What is required:
Would you output the whole of the data exactly?

Records provided:
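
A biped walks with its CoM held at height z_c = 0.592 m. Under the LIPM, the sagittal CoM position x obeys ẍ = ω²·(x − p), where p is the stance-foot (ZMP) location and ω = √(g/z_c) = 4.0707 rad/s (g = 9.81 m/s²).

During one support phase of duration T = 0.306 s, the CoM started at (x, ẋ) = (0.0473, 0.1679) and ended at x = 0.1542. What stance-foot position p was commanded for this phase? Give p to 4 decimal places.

p = 0.0006

ωT = 4.0707·0.306 = 1.245634; cosh(ωT) = 1.881448, sinh(ωT) = 1.593690
x(T) = p + (x₀−p)·cosh(ωT) + (ẋ₀/ω)·sinh(ωT) ⇒ p·(1 − cosh) = x(T) − x₀·cosh − (ẋ₀/ω)·sinh
numerator   = 0.1542 − (0.0473)·1.881448 − (0.1679/4.0707)·1.593690 = -0.000526
denominator = 1 − 1.881448 = -0.881448
p = -0.000526 / -0.881448 = 0.0006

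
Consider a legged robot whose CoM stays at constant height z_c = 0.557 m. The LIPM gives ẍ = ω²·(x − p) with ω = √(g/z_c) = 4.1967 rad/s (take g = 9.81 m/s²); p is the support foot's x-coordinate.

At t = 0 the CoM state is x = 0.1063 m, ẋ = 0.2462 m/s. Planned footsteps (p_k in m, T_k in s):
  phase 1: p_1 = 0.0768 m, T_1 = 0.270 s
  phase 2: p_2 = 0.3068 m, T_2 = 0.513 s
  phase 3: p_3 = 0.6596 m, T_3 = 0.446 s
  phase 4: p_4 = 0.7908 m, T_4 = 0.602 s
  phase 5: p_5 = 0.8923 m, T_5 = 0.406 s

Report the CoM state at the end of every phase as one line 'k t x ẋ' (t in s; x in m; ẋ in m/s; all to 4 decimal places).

phase 1: p=0.0768, T=0.270, ωT=1.133109, cosh=1.713663, sinh=1.391633; start (x,ẋ)=(0.106300, 0.246200) → end (x,ẋ)=(0.208993, 0.594192)
phase 2: p=0.3068, T=0.513, ωT=2.152907, cosh=4.362999, sinh=4.246853; start (x,ẋ)=(0.208993, 0.594192) → end (x,ẋ)=(0.481362, 0.849273)
phase 3: p=0.6596, T=0.446, ωT=1.871728, cosh=3.326688, sinh=3.172831; start (x,ẋ)=(0.481362, 0.849273) → end (x,ẋ)=(0.708735, 0.451960)
phase 4: p=0.7908, T=0.602, ωT=2.526413, cosh=6.294254, sinh=6.214309; start (x,ẋ)=(0.708735, 0.451960) → end (x,ẋ)=(0.943509, 0.704541)
phase 5: p=0.8923, T=0.406, ωT=1.703860, cosh=2.838549, sinh=2.656570; start (x,ẋ)=(0.943509, 0.704541) → end (x,ẋ)=(1.483645, 2.570800)

1 0.2700 0.2090 0.5942
2 0.7830 0.4814 0.8493
3 1.2290 0.7087 0.4520
4 1.8310 0.9435 0.7045
5 2.2370 1.4836 2.5708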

Output:
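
A biped walks with its CoM held at height z_c = 0.592 m. Under the LIPM, the sagittal CoM position x obeys ẍ = ω²·(x − p), where p is the stance-foot (ZMP) location and ω = √(g/z_c) = 4.0707 rad/s (g = 9.81 m/s²).

During one support phase of duration T = 0.306 s, the CoM started at (x, ẋ) = (0.0473, 0.1679) and ended at x = 0.1542. What stance-foot position p was commanded for this phase? Give p to 4 decimal places.

p = 0.0006

ωT = 4.0707·0.306 = 1.245634; cosh(ωT) = 1.881448, sinh(ωT) = 1.593690
x(T) = p + (x₀−p)·cosh(ωT) + (ẋ₀/ω)·sinh(ωT) ⇒ p·(1 − cosh) = x(T) − x₀·cosh − (ẋ₀/ω)·sinh
numerator   = 0.1542 − (0.0473)·1.881448 − (0.1679/4.0707)·1.593690 = -0.000526
denominator = 1 − 1.881448 = -0.881448
p = -0.000526 / -0.881448 = 0.0006

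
Consider a legged robot whose CoM stays at constant height z_c = 0.557 m. The LIPM gives ẍ = ω²·(x − p) with ω = √(g/z_c) = 4.1967 rad/s (take g = 9.81 m/s²); p is the support foot's x-coordinate.

At t = 0 the CoM state is x = 0.1063 m, ẋ = 0.2462 m/s. Planned footsteps (p_k in m, T_k in s):
  phase 1: p_1 = 0.0768 m, T_1 = 0.270 s
  phase 2: p_2 = 0.3068 m, T_2 = 0.513 s
  phase 3: p_3 = 0.6596 m, T_3 = 0.446 s
  phase 4: p_4 = 0.7908 m, T_4 = 0.602 s
  phase 5: p_5 = 0.8923 m, T_5 = 0.406 s

Report the CoM state at the end of every phase as one line 'k t x ẋ' (t in s; x in m; ẋ in m/s; all to 4 decimal places).

phase 1: p=0.0768, T=0.270, ωT=1.133109, cosh=1.713663, sinh=1.391633; start (x,ẋ)=(0.106300, 0.246200) → end (x,ẋ)=(0.208993, 0.594192)
phase 2: p=0.3068, T=0.513, ωT=2.152907, cosh=4.362999, sinh=4.246853; start (x,ẋ)=(0.208993, 0.594192) → end (x,ẋ)=(0.481362, 0.849273)
phase 3: p=0.6596, T=0.446, ωT=1.871728, cosh=3.326688, sinh=3.172831; start (x,ẋ)=(0.481362, 0.849273) → end (x,ẋ)=(0.708735, 0.451960)
phase 4: p=0.7908, T=0.602, ωT=2.526413, cosh=6.294254, sinh=6.214309; start (x,ẋ)=(0.708735, 0.451960) → end (x,ẋ)=(0.943509, 0.704541)
phase 5: p=0.8923, T=0.406, ωT=1.703860, cosh=2.838549, sinh=2.656570; start (x,ẋ)=(0.943509, 0.704541) → end (x,ẋ)=(1.483645, 2.570800)

1 0.2700 0.2090 0.5942
2 0.7830 0.4814 0.8493
3 1.2290 0.7087 0.4520
4 1.8310 0.9435 0.7045
5 2.2370 1.4836 2.5708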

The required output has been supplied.